◆ **Brief**
Output exactly the lines spanning from the line containing "For the 2009" to the last line of the entries, inclusive.

◆ **Provided entries**
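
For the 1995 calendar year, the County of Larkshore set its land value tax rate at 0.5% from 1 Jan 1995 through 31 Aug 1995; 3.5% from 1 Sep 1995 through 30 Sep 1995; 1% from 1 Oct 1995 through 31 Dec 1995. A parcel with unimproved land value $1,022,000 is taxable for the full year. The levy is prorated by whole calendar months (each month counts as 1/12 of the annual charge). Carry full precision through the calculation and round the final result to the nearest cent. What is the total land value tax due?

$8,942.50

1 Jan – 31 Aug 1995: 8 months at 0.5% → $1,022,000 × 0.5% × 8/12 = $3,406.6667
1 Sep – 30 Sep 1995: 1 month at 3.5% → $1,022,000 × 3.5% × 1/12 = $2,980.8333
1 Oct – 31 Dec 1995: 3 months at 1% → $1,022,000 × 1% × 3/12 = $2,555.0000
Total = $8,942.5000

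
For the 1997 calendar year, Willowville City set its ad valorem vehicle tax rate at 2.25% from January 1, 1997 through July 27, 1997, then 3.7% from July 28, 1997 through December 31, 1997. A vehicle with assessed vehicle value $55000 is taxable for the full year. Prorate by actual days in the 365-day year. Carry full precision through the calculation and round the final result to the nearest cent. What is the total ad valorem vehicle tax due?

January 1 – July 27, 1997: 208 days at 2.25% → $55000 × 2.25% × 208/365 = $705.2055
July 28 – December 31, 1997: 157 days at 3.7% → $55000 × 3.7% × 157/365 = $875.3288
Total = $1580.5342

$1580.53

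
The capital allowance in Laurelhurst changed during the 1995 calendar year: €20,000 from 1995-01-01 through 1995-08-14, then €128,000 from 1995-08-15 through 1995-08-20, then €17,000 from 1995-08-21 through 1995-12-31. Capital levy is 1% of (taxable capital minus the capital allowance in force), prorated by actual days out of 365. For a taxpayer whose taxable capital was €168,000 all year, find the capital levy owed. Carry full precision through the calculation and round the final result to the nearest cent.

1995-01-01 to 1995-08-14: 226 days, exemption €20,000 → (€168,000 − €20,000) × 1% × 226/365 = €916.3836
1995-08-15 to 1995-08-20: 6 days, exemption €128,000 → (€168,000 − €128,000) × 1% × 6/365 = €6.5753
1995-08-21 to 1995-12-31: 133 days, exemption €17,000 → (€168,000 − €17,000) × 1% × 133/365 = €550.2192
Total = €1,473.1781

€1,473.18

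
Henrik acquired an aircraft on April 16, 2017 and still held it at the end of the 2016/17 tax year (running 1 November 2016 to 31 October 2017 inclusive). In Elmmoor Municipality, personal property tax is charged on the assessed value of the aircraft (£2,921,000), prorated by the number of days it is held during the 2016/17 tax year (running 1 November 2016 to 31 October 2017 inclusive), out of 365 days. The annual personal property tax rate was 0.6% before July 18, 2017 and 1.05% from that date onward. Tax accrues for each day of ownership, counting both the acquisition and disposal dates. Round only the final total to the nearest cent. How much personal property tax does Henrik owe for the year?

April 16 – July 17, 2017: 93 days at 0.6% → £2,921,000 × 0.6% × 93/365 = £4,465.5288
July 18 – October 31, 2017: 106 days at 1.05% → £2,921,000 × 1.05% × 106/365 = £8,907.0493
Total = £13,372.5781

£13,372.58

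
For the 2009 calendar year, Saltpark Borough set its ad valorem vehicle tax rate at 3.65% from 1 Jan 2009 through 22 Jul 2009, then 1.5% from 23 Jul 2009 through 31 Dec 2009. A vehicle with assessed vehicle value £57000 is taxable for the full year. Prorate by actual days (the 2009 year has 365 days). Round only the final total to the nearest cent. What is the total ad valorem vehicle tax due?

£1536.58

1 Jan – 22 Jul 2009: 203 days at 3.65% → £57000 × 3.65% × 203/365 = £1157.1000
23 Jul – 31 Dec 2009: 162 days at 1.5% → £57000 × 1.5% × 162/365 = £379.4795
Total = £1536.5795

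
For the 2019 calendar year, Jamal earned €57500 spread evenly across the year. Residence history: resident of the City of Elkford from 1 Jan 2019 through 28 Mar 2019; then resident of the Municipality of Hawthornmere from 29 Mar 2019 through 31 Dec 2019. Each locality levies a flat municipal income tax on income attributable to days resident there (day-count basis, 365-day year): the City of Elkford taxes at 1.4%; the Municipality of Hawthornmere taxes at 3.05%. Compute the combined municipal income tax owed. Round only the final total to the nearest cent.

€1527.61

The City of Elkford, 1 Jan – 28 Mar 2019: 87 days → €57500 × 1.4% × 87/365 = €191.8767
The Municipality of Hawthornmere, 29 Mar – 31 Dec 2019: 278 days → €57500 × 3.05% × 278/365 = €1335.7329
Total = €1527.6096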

◆ **Task answer**
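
For the 2009 calendar year, Saltpark Borough set its ad valorem vehicle tax rate at 3.65% from 1 Jan 2009 through 22 Jul 2009, then 1.5% from 23 Jul 2009 through 31 Dec 2009. A vehicle with assessed vehicle value £57000 is taxable for the full year. Prorate by actual days (the 2009 year has 365 days). Round only the final total to the nearest cent. What is the total ad valorem vehicle tax due?

£1536.58

1 Jan – 22 Jul 2009: 203 days at 3.65% → £57000 × 3.65% × 203/365 = £1157.1000
23 Jul – 31 Dec 2009: 162 days at 1.5% → £57000 × 1.5% × 162/365 = £379.4795
Total = £1536.5795

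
For the 2019 calendar year, Jamal earned €57500 spread evenly across the year. Residence history: resident of the City of Elkford from 1 Jan 2019 through 28 Mar 2019; then resident of the Municipality of Hawthornmere from 29 Mar 2019 through 31 Dec 2019. Each locality levies a flat municipal income tax on income attributable to days resident there (day-count basis, 365-day year): the City of Elkford taxes at 1.4%; the Municipality of Hawthornmere taxes at 3.05%. Compute the combined municipal income tax owed. Round only the final total to the nearest cent.

€1527.61

The City of Elkford, 1 Jan – 28 Mar 2019: 87 days → €57500 × 1.4% × 87/365 = €191.8767
The Municipality of Hawthornmere, 29 Mar – 31 Dec 2019: 278 days → €57500 × 3.05% × 278/365 = €1335.7329
Total = €1527.6096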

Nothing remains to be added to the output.